- **TASK DESCRIPTION**: All lines in the data below carrying the string "region" are to be located and copied.

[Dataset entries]
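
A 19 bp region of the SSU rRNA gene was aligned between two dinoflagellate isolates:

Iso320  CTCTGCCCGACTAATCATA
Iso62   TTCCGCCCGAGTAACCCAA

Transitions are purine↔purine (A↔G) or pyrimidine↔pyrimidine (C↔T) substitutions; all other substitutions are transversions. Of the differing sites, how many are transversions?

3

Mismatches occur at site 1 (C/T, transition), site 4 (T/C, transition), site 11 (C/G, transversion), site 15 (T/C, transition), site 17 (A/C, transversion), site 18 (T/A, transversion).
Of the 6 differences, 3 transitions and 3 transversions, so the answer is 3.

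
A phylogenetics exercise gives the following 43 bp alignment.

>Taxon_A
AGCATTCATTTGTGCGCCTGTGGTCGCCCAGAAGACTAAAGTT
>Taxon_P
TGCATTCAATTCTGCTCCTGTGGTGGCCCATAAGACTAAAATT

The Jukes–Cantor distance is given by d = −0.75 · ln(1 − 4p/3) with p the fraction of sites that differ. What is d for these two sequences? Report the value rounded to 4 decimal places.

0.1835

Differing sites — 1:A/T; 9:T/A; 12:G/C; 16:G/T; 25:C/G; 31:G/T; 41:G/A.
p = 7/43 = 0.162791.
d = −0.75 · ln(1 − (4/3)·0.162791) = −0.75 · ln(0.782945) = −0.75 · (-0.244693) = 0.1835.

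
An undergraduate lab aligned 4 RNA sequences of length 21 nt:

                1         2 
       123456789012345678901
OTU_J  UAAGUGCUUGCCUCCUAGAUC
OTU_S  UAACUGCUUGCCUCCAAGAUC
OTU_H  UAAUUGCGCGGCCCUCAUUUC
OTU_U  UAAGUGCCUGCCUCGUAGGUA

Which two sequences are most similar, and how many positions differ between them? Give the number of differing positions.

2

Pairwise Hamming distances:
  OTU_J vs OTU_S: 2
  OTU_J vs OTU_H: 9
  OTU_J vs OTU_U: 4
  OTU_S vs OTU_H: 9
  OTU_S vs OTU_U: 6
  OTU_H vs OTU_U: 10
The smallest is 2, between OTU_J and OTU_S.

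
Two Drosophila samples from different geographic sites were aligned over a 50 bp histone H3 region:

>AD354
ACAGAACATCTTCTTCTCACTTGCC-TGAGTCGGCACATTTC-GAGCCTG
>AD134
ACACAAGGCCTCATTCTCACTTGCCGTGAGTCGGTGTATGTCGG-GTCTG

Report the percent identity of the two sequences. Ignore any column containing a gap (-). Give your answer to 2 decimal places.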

--

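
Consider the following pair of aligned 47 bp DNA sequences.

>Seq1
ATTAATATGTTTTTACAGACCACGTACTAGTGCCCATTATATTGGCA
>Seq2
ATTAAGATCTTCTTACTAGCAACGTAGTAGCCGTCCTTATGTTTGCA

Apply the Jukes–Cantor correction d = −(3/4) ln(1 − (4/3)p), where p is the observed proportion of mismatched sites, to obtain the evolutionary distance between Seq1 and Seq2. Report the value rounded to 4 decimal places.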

- **ANSWER FOR THIS EXERCISE**:
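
A 19 bp region of the SSU rRNA gene was aligned between two dinoflagellate isolates:
Two Drosophila samples from different geographic sites were aligned over a 50 bp histone H3 region: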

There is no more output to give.